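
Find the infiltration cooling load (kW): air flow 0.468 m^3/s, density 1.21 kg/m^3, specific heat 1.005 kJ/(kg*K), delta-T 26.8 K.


Q = V_dot * rho * cp * dT
Q = 0.468 * 1.21 * 1.005 * 26.8
Q = 15.252 kW

15.252


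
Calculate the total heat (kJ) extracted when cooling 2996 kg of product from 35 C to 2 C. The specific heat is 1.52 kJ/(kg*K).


dT = 35 - (2) = 33 K
Q = m * cp * dT = 2996 * 1.52 * 33
Q = 150279 kJ

150279


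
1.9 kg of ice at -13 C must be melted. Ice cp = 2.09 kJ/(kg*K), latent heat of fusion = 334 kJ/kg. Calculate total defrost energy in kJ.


Sensible heat = cp * dT = 2.09 * 13 = 27.17 kJ/kg
Total per kg = 27.17 + 334 = 361.17 kJ/kg
Q = m * total = 1.9 * 361.17
Q = 686.2 kJ

686.2


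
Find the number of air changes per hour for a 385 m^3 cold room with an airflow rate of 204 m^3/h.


ACH = flow / volume
ACH = 204 / 385
ACH = 0.53

0.53


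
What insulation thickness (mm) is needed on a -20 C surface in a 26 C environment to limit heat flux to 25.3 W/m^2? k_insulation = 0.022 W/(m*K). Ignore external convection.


dT = 26 - (-20) = 46 K
thickness = k * dT / q_max * 1000
thickness = 0.022 * 46 / 25.3 * 1000
thickness = 40.0 mm

40.0


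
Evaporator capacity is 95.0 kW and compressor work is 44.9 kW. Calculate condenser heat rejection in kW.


Q_cond = Q_evap + W
Q_cond = 95.0 + 44.9
Q_cond = 139.9 kW

139.9


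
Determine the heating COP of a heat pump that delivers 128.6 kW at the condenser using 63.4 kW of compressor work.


COP_hp = Q_cond / W
COP_hp = 128.6 / 63.4
COP_hp = 2.028

2.028


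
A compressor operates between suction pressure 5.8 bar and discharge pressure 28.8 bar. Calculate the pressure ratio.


PR = P_high / P_low
PR = 28.8 / 5.8
PR = 4.966

4.966


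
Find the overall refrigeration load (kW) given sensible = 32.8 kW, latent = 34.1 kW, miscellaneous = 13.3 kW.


Q_total = Q_s + Q_l + Q_misc
Q_total = 32.8 + 34.1 + 13.3
Q_total = 80.2 kW

80.2


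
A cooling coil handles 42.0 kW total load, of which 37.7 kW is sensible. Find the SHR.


SHR = Q_sensible / Q_total
SHR = 37.7 / 42.0
SHR = 0.898

0.898


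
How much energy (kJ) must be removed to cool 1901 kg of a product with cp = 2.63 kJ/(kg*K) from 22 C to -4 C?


dT = 22 - (-4) = 26 K
Q = m * cp * dT = 1901 * 2.63 * 26
Q = 129990 kJ

129990


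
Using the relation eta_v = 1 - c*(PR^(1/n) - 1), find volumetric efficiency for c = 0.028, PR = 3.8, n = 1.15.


PR^(1/n) = 3.8^(1/1.15) = 3.1927113
eta_v = 1 - 0.028 * (3.1927113 - 1)
eta_v = 0.9386

0.9386


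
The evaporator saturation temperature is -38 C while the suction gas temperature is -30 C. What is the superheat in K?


Superheat = T_suction - T_evap
Superheat = -30 - (-38)
Superheat = 8 K

8


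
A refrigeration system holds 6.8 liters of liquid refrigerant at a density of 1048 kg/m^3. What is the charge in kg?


Charge = V * rho / 1000
Charge = 6.8 * 1048 / 1000
Charge = 7.13 kg

7.13


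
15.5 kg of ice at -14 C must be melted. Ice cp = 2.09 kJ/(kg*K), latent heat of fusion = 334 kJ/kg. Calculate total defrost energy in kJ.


Sensible heat = cp * dT = 2.09 * 14 = 29.26 kJ/kg
Total per kg = 29.26 + 334 = 363.26 kJ/kg
Q = m * total = 15.5 * 363.26
Q = 5630.5 kJ

5630.5


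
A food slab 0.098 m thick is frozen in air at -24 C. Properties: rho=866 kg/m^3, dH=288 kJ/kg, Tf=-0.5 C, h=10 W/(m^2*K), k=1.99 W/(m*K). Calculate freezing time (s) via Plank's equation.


dT = -0.5 - (-24) = 23.5 K
term1 = a/(2h) = 0.098/(2*10) = 0.0049
term2 = a^2/(8k) = 0.098^2/(8*1.99) = 0.0006032663317
t = rho*dH*1000/dT * (term1 + term2)
t = 866*288*1000/23.5 * (0.0049 + 0.0006032663317)
t = 58407 s

58407


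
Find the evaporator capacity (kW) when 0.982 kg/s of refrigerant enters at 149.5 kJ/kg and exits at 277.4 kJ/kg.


dh = 277.4 - 149.5 = 127.9 kJ/kg
Q_evap = m_dot * dh = 0.982 * 127.9
Q_evap = 125.6 kW

125.6


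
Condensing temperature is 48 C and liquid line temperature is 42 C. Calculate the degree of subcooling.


Subcooling = T_cond - T_liquid
Subcooling = 48 - 42
Subcooling = 6 K

6


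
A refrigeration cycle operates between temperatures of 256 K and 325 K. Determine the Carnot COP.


dT = 325 - 256 = 69 K
COP_carnot = T_cold / dT = 256 / 69
COP_carnot = 3.71

3.71


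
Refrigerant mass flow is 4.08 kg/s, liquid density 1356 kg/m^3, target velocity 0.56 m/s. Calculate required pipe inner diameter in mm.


A = m_dot / (rho * v) = 4.08 / (1356 * 0.56) = 0.005372945638 m^2
d = sqrt(4*A/pi) * 1000
d = 82.7 mm

82.7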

*Action item*:
Repeat each line, unchanged, from the line that contains "The evaporator saturation" to the end of the listing above.

*Solution to the problem*:
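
The evaporator saturation temperature is -38 C while the suction gas temperature is -30 C. What is the superheat in K?


Superheat = T_suction - T_evap
Superheat = -30 - (-38)
Superheat = 8 K

8


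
A refrigeration system holds 6.8 liters of liquid refrigerant at a density of 1048 kg/m^3. What is the charge in kg?


Charge = V * rho / 1000
Charge = 6.8 * 1048 / 1000
Charge = 7.13 kg

7.13


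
15.5 kg of ice at -14 C must be melted. Ice cp = 2.09 kJ/(kg*K), latent heat of fusion = 334 kJ/kg. Calculate total defrost energy in kJ.


Sensible heat = cp * dT = 2.09 * 14 = 29.26 kJ/kg
Total per kg = 29.26 + 334 = 363.26 kJ/kg
Q = m * total = 15.5 * 363.26
Q = 5630.5 kJ

5630.5


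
A food slab 0.098 m thick is frozen in air at -24 C. Properties: rho=866 kg/m^3, dH=288 kJ/kg, Tf=-0.5 C, h=10 W/(m^2*K), k=1.99 W/(m*K). Calculate freezing time (s) via Plank's equation.


dT = -0.5 - (-24) = 23.5 K
term1 = a/(2h) = 0.098/(2*10) = 0.0049
term2 = a^2/(8k) = 0.098^2/(8*1.99) = 0.0006032663317
t = rho*dH*1000/dT * (term1 + term2)
t = 866*288*1000/23.5 * (0.0049 + 0.0006032663317)
t = 58407 s

58407


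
Find the evaporator capacity (kW) when 0.982 kg/s of refrigerant enters at 149.5 kJ/kg and exits at 277.4 kJ/kg.


dh = 277.4 - 149.5 = 127.9 kJ/kg
Q_evap = m_dot * dh = 0.982 * 127.9
Q_evap = 125.6 kW

125.6


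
Condensing temperature is 48 C and liquid line temperature is 42 C. Calculate the degree of subcooling.


Subcooling = T_cond - T_liquid
Subcooling = 48 - 42
Subcooling = 6 K

6


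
A refrigeration cycle operates between temperatures of 256 K and 325 K. Determine the Carnot COP.


dT = 325 - 256 = 69 K
COP_carnot = T_cold / dT = 256 / 69
COP_carnot = 3.71

3.71


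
Refrigerant mass flow is 4.08 kg/s, liquid density 1356 kg/m^3, target velocity 0.56 m/s. Calculate required pipe inner diameter in mm.


A = m_dot / (rho * v) = 4.08 / (1356 * 0.56) = 0.005372945638 m^2
d = sqrt(4*A/pi) * 1000
d = 82.7 mm

82.7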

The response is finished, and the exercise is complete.